▶ _WHAT YOU WILL DO_
Nothing more is wanted than an exact repeat of the data below.

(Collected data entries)
#####
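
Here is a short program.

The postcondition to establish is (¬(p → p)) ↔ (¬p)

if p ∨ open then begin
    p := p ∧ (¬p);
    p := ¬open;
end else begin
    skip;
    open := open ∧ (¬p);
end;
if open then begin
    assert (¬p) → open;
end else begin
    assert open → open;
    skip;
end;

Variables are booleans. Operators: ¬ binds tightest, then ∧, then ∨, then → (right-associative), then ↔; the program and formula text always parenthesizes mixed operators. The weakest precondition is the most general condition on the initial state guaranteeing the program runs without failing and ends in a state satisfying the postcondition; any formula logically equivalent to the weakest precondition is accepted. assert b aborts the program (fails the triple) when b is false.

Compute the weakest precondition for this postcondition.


Working backward. After the program, the postcondition (¬(p → p)) ↔ (¬p) must hold; in canonical form it is p.
Then branch requires ((¬p) → open) ∧ p; else branch requires p.
Before the if: (open → (((¬p) → open) ∧ p)) ∧ ((¬open) → p)
Then branch requires open → (¬open); else branch requires ((open ∧ (¬p)) → (((¬p) → (open ∧ (¬p))) ∧ p)) ∧ ((¬(open ∧ (¬p))) → p).
Before the if: ((p ∨ open) → (open → (¬open))) ∧ ((¬(p ∨ open)) → (((open ∧ (¬p)) → (((¬p) → (open ∧ (¬p))) ∧ p)) ∧ ((¬(open ∧ (¬p))) → p)))
Answer: WP = ((p ∨ open) → (open → (¬open))) ∧ ((¬(p ∨ open)) → (((open ∧ (¬p)) → (((¬p) → (open ∧ (¬p))) ∧ p)) ∧ ((¬(open ∧ (¬p))) → p)))


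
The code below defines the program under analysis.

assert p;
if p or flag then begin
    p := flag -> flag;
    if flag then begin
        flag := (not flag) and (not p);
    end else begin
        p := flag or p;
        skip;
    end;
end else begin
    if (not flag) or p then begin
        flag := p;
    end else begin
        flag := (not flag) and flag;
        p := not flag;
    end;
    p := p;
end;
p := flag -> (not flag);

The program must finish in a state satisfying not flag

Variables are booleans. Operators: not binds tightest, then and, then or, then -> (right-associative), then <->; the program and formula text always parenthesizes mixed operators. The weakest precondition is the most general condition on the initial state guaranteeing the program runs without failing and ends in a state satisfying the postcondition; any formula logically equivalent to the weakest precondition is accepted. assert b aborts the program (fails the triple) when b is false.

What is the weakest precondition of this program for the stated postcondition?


Working backward. After the program, not flag must hold.
Before p := flag -> (not flag): not flag
Then branch requires true; else branch requires ((not flag) or p) -> (not p).
Before the if: (not (p or flag)) -> (((not flag) or p) -> (not p))
Before assert p: p and ((not (p or flag)) -> (((not flag) or p) -> (not p)))
Answer: WP = p and ((not (p or flag)) -> (((not flag) or p) -> (not p)))


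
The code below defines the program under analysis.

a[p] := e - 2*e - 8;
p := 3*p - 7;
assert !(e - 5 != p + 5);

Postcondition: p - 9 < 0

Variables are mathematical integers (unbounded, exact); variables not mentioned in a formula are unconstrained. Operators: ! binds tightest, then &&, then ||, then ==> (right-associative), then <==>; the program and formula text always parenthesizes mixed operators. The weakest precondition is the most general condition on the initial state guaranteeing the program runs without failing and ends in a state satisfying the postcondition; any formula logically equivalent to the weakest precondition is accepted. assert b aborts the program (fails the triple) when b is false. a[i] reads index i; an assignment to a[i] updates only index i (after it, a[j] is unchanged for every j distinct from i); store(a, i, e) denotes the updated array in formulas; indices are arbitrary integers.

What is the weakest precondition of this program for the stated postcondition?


Working backward. After the program, the postcondition p - 9 < 0 must hold; in canonical form it is p < 9.
Before assert !(e - 5 != p + 5): (!(e != p + 10)) && p < 9
Before p := 3*p - 7: (!(e != 3*p + 3)) && 3*p < 16
Before a[p] := e - 2*e - 8: (!(e != 3*p + 3)) && 3*p < 16
Answer: WP = (!(e != 3*p + 3)) && 3*p < 16


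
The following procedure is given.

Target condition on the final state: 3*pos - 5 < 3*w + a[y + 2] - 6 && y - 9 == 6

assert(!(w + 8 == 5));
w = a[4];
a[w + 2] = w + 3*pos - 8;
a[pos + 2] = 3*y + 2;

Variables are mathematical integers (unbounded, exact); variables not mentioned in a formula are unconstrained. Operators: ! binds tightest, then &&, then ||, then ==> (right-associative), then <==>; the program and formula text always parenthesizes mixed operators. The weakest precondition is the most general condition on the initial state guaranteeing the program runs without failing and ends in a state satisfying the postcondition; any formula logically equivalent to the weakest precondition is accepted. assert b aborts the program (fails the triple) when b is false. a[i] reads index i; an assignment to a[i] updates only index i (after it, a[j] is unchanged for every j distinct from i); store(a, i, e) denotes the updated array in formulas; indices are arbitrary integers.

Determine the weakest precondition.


Working backward. After the program, the postcondition 3*pos - 5 < 3*w + a[y + 2] - 6 && y - 9 == 6 must hold; in canonical form it is 3*pos < a[y + 2] + 3*w - 1 && y == 15.
Before a[pos + 2] := 3*y + 2: 3*pos < store(a, pos + 2, 3*y + 2)[y + 2] + 3*w - 1 && y == 15
Before a[w + 2] := w + 3*pos - 8: 3*pos < store(store(a, w + 2, 3*pos + w - 8), pos + 2, 3*y + 2)[y + 2] + 3*w - 1 && y == 15
Before w := a[4]: 3*pos < 3*a[4] + store(store(a, a[4] + 2, a[4] + 3*pos - 8), pos + 2, 3*y + 2)[y + 2] - 1 && y == 15
Before assert !(w + 8 == 5): (!(w == -3)) && 3*pos < 3*a[4] + store(store(a, a[4] + 2, a[4] + 3*pos - 8), pos + 2, 3*y + 2)[y + 2] - 1 && y == 15
Answer: WP = (!(w == -3)) && 3*pos < 3*a[4] + store(store(a, a[4] + 2, a[4] + 3*pos - 8), pos + 2, 3*y + 2)[y + 2] - 1 && y == 15


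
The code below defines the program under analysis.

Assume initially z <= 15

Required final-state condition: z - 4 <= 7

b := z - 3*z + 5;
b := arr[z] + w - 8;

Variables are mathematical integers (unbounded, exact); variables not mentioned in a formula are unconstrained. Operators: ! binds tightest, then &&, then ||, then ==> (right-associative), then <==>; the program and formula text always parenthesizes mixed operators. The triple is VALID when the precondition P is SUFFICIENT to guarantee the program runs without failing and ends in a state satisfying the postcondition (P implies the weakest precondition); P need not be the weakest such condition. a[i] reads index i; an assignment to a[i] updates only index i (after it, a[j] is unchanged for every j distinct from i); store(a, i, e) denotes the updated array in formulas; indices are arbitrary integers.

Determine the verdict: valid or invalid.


Working backward. After the program, the postcondition z - 4 <= 7 must hold; in canonical form it is z <= 11.
Before b := arr[z] + w - 8: z <= 11
Before b := z - 3*z + 5: z <= 11
The weakest precondition is z <= 11.
Check whether z <= 15 implies it.
Countermodel: at the initial state z = 12, the precondition holds but the weakest precondition fails.
Answer: invalid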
#####
▶ _YOUR RESPONSE_
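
Here is a short program.

The postcondition to establish is (¬(p → p)) ↔ (¬p)

if p ∨ open then begin
    p := p ∧ (¬p);
    p := ¬open;
end else begin
    skip;
    open := open ∧ (¬p);
end;
if open then begin
    assert (¬p) → open;
end else begin
    assert open → open;
    skip;
end;

Variables are booleans. Operators: ¬ binds tightest, then ∧, then ∨, then → (right-associative), then ↔; the program and formula text always parenthesizes mixed operators. The weakest precondition is the most general condition on the initial state guaranteeing the program runs without failing and ends in a state satisfying the postcondition; any formula logically equivalent to the weakest precondition is accepted. assert b aborts the program (fails the triple) when b is false.

Compute the weakest precondition for this postcondition.


Working backward. After the program, the postcondition (¬(p → p)) ↔ (¬p) must hold; in canonical form it is p.
Then branch requires ((¬p) → open) ∧ p; else branch requires p.
Before the if: (open → (((¬p) → open) ∧ p)) ∧ ((¬open) → p)
Then branch requires open → (¬open); else branch requires ((open ∧ (¬p)) → (((¬p) → (open ∧ (¬p))) ∧ p)) ∧ ((¬(open ∧ (¬p))) → p).
Before the if: ((p ∨ open) → (open → (¬open))) ∧ ((¬(p ∨ open)) → (((open ∧ (¬p)) → (((¬p) → (open ∧ (¬p))) ∧ p)) ∧ ((¬(open ∧ (¬p))) → p)))
Answer: WP = ((p ∨ open) → (open → (¬open))) ∧ ((¬(p ∨ open)) → (((open ∧ (¬p)) → (((¬p) → (open ∧ (¬p))) ∧ p)) ∧ ((¬(open ∧ (¬p))) → p)))


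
The code below defines the program under analysis.

assert p;
if p or flag then begin
    p := flag -> flag;
    if flag then begin
        flag := (not flag) and (not p);
    end else begin
        p := flag or p;
        skip;
    end;
end else begin
    if (not flag) or p then begin
        flag := p;
    end else begin
        flag := (not flag) and flag;
        p := not flag;
    end;
    p := p;
end;
p := flag -> (not flag);

The program must finish in a state satisfying not flag

Variables are booleans. Operators: not binds tightest, then and, then or, then -> (right-associative), then <->; the program and formula text always parenthesizes mixed operators. The weakest precondition is the most general condition on the initial state guaranteeing the program runs without failing and ends in a state satisfying the postcondition; any formula logically equivalent to the weakest precondition is accepted. assert b aborts the program (fails the triple) when b is false.

What is the weakest precondition of this program for the stated postcondition?


Working backward. After the program, not flag must hold.
Before p := flag -> (not flag): not flag
Then branch requires true; else branch requires ((not flag) or p) -> (not p).
Before the if: (not (p or flag)) -> (((not flag) or p) -> (not p))
Before assert p: p and ((not (p or flag)) -> (((not flag) or p) -> (not p)))
Answer: WP = p and ((not (p or flag)) -> (((not flag) or p) -> (not p)))


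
The code below defines the program under analysis.

a[p] := e - 2*e - 8;
p := 3*p - 7;
assert !(e - 5 != p + 5);

Postcondition: p - 9 < 0

Variables are mathematical integers (unbounded, exact); variables not mentioned in a formula are unconstrained. Operators: ! binds tightest, then &&, then ||, then ==> (right-associative), then <==>; the program and formula text always parenthesizes mixed operators. The weakest precondition is the most general condition on the initial state guaranteeing the program runs without failing and ends in a state satisfying the postcondition; any formula logically equivalent to the weakest precondition is accepted. assert b aborts the program (fails the triple) when b is false. a[i] reads index i; an assignment to a[i] updates only index i (after it, a[j] is unchanged for every j distinct from i); store(a, i, e) denotes the updated array in formulas; indices are arbitrary integers.

What is the weakest precondition of this program for the stated postcondition?


Working backward. After the program, the postcondition p - 9 < 0 must hold; in canonical form it is p < 9.
Before assert !(e - 5 != p + 5): (!(e != p + 10)) && p < 9
Before p := 3*p - 7: (!(e != 3*p + 3)) && 3*p < 16
Before a[p] := e - 2*e - 8: (!(e != 3*p + 3)) && 3*p < 16
Answer: WP = (!(e != 3*p + 3)) && 3*p < 16


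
The following procedure is given.

Target condition on the final state: 3*pos - 5 < 3*w + a[y + 2] - 6 && y - 9 == 6

assert(!(w + 8 == 5));
w = a[4];
a[w + 2] = w + 3*pos - 8;
a[pos + 2] = 3*y + 2;

Variables are mathematical integers (unbounded, exact); variables not mentioned in a formula are unconstrained. Operators: ! binds tightest, then &&, then ||, then ==> (right-associative), then <==>; the program and formula text always parenthesizes mixed operators. The weakest precondition is the most general condition on the initial state guaranteeing the program runs without failing and ends in a state satisfying the postcondition; any formula logically equivalent to the weakest precondition is accepted. assert b aborts the program (fails the triple) when b is false. a[i] reads index i; an assignment to a[i] updates only index i (after it, a[j] is unchanged for every j distinct from i); store(a, i, e) denotes the updated array in formulas; indices are arbitrary integers.

Determine the weakest precondition.


Working backward. After the program, the postcondition 3*pos - 5 < 3*w + a[y + 2] - 6 && y - 9 == 6 must hold; in canonical form it is 3*pos < a[y + 2] + 3*w - 1 && y == 15.
Before a[pos + 2] := 3*y + 2: 3*pos < store(a, pos + 2, 3*y + 2)[y + 2] + 3*w - 1 && y == 15
Before a[w + 2] := w + 3*pos - 8: 3*pos < store(store(a, w + 2, 3*pos + w - 8), pos + 2, 3*y + 2)[y + 2] + 3*w - 1 && y == 15
Before w := a[4]: 3*pos < 3*a[4] + store(store(a, a[4] + 2, a[4] + 3*pos - 8), pos + 2, 3*y + 2)[y + 2] - 1 && y == 15
Before assert !(w + 8 == 5): (!(w == -3)) && 3*pos < 3*a[4] + store(store(a, a[4] + 2, a[4] + 3*pos - 8), pos + 2, 3*y + 2)[y + 2] - 1 && y == 15
Answer: WP = (!(w == -3)) && 3*pos < 3*a[4] + store(store(a, a[4] + 2, a[4] + 3*pos - 8), pos + 2, 3*y + 2)[y + 2] - 1 && y == 15


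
The code below defines the program under analysis.

Assume initially z <= 15

Required final-state condition: z - 4 <= 7

b := z - 3*z + 5;
b := arr[z] + w - 8;

Variables are mathematical integers (unbounded, exact); variables not mentioned in a formula are unconstrained. Operators: ! binds tightest, then &&, then ||, then ==> (right-associative), then <==>; the program and formula text always parenthesizes mixed operators. The triple is VALID when the precondition P is SUFFICIENT to guarantee the program runs without failing and ends in a state satisfying the postcondition (P implies the weakest precondition); P need not be the weakest such condition. a[i] reads index i; an assignment to a[i] updates only index i (after it, a[j] is unchanged for every j distinct from i); store(a, i, e) denotes the updated array in formulas; indices are arbitrary integers.

Determine the verdict: valid or invalid.


Working backward. After the program, the postcondition z - 4 <= 7 must hold; in canonical form it is z <= 11.
Before b := arr[z] + w - 8: z <= 11
Before b := z - 3*z + 5: z <= 11
The weakest precondition is z <= 11.
Check whether z <= 15 implies it.
Countermodel: at the initial state z = 12, the precondition holds but the weakest precondition fails.
Answer: invalid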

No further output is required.